→ Assigned task:
After locating "Answer: 1/693774 ≈ 1.4414e-6" in the listing below, copy that line and each one after it exactly, ending with the line that has "Answer: -32322702218996224/388229 ≈".

→ Dataset extract:
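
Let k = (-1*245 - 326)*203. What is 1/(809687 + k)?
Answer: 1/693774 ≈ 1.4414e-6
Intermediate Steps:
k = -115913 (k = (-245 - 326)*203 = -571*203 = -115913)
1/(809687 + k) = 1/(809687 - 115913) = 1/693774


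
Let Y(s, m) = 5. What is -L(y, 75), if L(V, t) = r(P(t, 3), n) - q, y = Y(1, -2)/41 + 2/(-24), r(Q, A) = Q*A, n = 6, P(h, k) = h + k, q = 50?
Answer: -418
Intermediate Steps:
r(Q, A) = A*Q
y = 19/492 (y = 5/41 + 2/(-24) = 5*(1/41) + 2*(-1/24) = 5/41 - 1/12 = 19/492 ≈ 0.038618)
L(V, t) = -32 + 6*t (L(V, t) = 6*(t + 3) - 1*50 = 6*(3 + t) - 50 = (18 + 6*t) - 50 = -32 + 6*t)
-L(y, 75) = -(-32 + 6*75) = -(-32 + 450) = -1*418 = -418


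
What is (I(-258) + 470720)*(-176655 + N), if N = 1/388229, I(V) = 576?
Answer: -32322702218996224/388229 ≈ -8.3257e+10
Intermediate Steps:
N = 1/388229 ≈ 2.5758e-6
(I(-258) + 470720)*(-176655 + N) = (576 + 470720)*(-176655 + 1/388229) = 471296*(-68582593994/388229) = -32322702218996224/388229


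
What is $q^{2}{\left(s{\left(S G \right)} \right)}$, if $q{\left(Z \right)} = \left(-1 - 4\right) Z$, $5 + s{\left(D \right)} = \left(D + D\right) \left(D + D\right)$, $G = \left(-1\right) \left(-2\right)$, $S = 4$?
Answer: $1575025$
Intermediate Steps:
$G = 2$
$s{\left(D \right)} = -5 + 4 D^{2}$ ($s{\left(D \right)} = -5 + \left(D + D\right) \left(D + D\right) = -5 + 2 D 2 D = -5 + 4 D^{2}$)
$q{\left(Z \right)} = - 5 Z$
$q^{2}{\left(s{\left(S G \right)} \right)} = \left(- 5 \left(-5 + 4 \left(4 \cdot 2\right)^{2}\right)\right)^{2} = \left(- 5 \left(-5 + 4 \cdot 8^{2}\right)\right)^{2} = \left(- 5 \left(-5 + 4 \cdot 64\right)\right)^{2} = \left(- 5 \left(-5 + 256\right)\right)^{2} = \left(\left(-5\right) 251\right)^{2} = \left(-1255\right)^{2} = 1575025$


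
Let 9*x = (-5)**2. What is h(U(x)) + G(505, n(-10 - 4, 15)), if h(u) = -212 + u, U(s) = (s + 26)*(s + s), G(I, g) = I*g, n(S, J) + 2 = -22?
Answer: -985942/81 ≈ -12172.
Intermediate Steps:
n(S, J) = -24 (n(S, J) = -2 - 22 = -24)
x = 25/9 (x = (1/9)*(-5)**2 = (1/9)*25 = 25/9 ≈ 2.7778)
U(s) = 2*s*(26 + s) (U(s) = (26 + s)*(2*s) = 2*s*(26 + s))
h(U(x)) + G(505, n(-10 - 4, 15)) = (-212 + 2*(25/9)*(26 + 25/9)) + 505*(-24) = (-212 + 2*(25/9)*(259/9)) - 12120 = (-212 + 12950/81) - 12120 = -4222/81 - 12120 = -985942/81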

* * *

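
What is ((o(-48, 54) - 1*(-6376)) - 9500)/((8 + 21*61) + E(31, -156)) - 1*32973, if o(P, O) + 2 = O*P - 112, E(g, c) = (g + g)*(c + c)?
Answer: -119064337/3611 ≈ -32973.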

→ Response to the exercise:
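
Answer: 1/693774 ≈ 1.4414e-6
Intermediate Steps:
k = -115913 (k = (-245 - 326)*203 = -571*203 = -115913)
1/(809687 + k) = 1/(809687 - 115913) = 1/693774


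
Let Y(s, m) = 5. What is -L(y, 75), if L(V, t) = r(P(t, 3), n) - q, y = Y(1, -2)/41 + 2/(-24), r(Q, A) = Q*A, n = 6, P(h, k) = h + k, q = 50?
Answer: -418
Intermediate Steps:
r(Q, A) = A*Q
y = 19/492 (y = 5/41 + 2/(-24) = 5*(1/41) + 2*(-1/24) = 5/41 - 1/12 = 19/492 ≈ 0.038618)
L(V, t) = -32 + 6*t (L(V, t) = 6*(t + 3) - 1*50 = 6*(3 + t) - 50 = (18 + 6*t) - 50 = -32 + 6*t)
-L(y, 75) = -(-32 + 6*75) = -(-32 + 450) = -1*418 = -418


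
What is (I(-258) + 470720)*(-176655 + N), if N = 1/388229, I(V) = 576?
Answer: -32322702218996224/388229 ≈ -8.3257e+10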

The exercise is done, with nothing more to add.